Your assignment:
Give every entry again, word for word.

Record set:

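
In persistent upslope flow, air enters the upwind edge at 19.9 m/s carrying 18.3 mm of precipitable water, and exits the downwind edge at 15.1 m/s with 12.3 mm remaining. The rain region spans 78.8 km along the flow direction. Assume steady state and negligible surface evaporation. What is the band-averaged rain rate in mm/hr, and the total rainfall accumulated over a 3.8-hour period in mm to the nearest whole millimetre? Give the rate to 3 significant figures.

Column moisture flux per unit crosswind length is F = V × PW.
Inflow: F_in = 19.9 × 18.3 = 364.17 mm·m/s
Outflow: F_out = 15.1 × 12.3 = 185.73 mm·m/s
Steady-state rate R = (F_in − F_out)/L = (364.17 − 185.73) / 78800 m = 2.264e-03 mm/s.
R = 2.264e-03 × 3600 = 8.15 mm/hr.
Over 3.8 h: total = 8.15 × 3.8 = 30.97 ≈ 31 mm.

R ≈ 8.15 mm/hr; total ≈ 31 mm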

Answer:
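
In persistent upslope flow, air enters the upwind edge at 19.9 m/s carrying 18.3 mm of precipitable water, and exits the downwind edge at 15.1 m/s with 12.3 mm remaining. The rain region spans 78.8 km along the flow direction. Assume steady state and negligible surface evaporation. What is the band-averaged rain rate in mm/hr, and the total rainfall accumulated over a 3.8-hour period in mm to the nearest whole millimetre? Give the rate to 3 significant figures.

Column moisture flux per unit crosswind length is F = V × PW.
Inflow: F_in = 19.9 × 18.3 = 364.17 mm·m/s
Outflow: F_out = 15.1 × 12.3 = 185.73 mm·m/s
Steady-state rate R = (F_in − F_out)/L = (364.17 − 185.73) / 78800 m = 2.264e-03 mm/s.
R = 2.264e-03 × 3600 = 8.15 mm/hr.
Over 3.8 h: total = 8.15 × 3.8 = 30.97 ≈ 31 mm.

R ≈ 8.15 mm/hr; total ≈ 31 mm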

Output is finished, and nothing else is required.